[Records contained in a dataset]
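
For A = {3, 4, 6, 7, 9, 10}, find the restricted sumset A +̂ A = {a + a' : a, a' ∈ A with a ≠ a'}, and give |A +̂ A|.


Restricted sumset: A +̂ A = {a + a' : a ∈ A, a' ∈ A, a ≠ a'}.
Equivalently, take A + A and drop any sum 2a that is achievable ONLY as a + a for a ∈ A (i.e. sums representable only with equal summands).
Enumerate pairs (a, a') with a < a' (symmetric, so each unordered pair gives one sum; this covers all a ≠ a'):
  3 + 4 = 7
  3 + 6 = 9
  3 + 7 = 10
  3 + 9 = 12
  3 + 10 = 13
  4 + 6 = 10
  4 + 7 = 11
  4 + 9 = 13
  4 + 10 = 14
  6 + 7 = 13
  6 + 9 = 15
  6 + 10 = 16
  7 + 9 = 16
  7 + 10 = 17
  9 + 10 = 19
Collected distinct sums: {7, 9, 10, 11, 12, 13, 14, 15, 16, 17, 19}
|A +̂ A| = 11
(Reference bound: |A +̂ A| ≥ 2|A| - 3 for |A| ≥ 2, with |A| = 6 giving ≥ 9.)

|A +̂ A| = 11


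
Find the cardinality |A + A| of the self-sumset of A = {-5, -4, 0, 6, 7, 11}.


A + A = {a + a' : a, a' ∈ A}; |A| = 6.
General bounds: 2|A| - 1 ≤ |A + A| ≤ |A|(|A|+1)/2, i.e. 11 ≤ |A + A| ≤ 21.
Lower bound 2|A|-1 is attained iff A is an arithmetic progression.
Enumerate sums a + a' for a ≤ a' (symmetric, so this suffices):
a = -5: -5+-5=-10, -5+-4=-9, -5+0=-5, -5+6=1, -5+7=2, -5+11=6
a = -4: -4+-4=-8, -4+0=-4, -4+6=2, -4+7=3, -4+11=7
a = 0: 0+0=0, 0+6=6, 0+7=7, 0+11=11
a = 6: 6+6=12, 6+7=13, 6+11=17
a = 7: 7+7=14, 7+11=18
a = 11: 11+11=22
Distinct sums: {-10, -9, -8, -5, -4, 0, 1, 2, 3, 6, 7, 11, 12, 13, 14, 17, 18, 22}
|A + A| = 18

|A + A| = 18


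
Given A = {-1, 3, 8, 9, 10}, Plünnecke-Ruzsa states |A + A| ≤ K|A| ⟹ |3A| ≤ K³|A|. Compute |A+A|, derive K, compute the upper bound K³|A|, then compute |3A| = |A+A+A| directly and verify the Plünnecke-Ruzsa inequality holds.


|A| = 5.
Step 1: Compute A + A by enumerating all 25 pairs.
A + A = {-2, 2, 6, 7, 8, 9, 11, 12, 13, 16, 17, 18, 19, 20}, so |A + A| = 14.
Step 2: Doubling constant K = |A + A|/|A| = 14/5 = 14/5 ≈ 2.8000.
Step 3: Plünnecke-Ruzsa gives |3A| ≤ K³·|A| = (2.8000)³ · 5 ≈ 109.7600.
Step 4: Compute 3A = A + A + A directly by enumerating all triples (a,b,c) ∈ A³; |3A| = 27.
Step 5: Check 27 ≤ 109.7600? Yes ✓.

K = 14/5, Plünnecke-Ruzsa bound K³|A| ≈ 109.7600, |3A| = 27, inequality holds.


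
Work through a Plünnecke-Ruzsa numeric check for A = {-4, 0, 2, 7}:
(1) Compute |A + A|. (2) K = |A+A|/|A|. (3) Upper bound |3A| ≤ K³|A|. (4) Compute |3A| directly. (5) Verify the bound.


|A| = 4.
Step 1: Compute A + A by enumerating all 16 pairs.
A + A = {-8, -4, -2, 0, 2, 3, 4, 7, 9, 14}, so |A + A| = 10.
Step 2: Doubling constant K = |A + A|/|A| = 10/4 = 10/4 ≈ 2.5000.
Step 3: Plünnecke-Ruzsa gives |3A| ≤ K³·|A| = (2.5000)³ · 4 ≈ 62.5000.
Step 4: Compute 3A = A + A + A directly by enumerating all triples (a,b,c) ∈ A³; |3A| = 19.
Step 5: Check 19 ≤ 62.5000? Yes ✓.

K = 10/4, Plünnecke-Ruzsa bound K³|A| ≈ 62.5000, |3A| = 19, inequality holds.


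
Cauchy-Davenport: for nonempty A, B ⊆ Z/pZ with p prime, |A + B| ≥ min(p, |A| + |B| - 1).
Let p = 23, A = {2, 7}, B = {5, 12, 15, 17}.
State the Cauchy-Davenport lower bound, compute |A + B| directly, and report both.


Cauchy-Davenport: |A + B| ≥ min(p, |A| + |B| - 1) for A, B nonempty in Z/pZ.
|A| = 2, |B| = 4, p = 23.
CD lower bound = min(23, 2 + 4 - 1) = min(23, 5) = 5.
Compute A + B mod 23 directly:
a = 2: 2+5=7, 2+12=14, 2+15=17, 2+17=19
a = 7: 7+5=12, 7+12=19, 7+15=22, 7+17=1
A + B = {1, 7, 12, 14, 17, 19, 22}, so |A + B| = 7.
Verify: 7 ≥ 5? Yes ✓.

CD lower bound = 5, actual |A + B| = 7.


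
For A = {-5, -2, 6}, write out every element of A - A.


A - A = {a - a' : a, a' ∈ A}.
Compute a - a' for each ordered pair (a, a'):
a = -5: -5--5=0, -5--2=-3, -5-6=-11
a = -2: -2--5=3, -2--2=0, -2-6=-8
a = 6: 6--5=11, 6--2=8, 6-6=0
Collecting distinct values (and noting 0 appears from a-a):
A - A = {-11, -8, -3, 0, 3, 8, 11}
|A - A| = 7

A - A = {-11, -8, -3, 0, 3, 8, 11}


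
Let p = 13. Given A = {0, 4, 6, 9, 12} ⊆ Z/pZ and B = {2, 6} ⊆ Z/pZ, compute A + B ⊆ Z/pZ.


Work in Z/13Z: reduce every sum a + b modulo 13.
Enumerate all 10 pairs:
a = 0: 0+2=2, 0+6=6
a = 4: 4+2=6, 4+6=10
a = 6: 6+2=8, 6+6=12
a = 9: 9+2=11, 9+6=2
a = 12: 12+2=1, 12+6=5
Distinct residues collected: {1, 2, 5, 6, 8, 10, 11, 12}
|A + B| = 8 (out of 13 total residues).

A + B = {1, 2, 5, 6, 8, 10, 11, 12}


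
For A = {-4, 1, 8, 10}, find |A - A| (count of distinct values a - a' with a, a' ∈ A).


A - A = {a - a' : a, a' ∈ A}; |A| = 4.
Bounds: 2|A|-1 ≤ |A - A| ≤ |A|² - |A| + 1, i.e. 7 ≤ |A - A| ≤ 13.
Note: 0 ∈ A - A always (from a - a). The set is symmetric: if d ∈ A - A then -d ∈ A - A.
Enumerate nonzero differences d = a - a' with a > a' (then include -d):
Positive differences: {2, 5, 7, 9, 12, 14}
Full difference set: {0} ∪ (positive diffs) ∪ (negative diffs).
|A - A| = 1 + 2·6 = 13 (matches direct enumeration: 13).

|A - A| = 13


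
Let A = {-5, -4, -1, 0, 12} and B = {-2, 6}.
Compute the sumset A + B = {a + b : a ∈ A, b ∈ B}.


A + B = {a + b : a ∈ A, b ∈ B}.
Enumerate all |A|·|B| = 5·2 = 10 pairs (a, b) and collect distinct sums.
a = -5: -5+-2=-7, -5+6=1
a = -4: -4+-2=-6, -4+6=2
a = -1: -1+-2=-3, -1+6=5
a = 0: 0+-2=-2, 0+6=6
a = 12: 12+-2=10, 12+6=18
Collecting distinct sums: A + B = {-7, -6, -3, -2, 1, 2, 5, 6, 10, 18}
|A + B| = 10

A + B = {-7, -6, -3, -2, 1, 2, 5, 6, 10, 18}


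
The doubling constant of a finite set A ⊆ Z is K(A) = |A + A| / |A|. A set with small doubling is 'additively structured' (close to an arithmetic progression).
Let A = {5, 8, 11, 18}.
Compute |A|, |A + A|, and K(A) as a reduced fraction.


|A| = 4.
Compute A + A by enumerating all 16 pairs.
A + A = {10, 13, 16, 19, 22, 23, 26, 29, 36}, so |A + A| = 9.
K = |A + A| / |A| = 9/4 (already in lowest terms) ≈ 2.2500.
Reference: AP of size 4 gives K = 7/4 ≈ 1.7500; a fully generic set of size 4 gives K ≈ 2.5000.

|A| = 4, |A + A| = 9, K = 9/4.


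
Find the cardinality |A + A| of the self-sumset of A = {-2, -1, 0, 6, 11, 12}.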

→ TASK TO COMPLETE
Above are the records; copy exactly the lines from the line with "Work through a" through the line with "Let p = 23, A", both included.

→ TASK RESPONSE
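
Work through a Plünnecke-Ruzsa numeric check for A = {-4, 0, 2, 7}:
(1) Compute |A + A|. (2) K = |A+A|/|A|. (3) Upper bound |3A| ≤ K³|A|. (4) Compute |3A| directly. (5) Verify the bound.


|A| = 4.
Step 1: Compute A + A by enumerating all 16 pairs.
A + A = {-8, -4, -2, 0, 2, 3, 4, 7, 9, 14}, so |A + A| = 10.
Step 2: Doubling constant K = |A + A|/|A| = 10/4 = 10/4 ≈ 2.5000.
Step 3: Plünnecke-Ruzsa gives |3A| ≤ K³·|A| = (2.5000)³ · 4 ≈ 62.5000.
Step 4: Compute 3A = A + A + A directly by enumerating all triples (a,b,c) ∈ A³; |3A| = 19.
Step 5: Check 19 ≤ 62.5000? Yes ✓.

K = 10/4, Plünnecke-Ruzsa bound K³|A| ≈ 62.5000, |3A| = 19, inequality holds.


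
Cauchy-Davenport: for nonempty A, B ⊆ Z/pZ with p prime, |A + B| ≥ min(p, |A| + |B| - 1).
Let p = 23, A = {2, 7}, B = {5, 12, 15, 17}.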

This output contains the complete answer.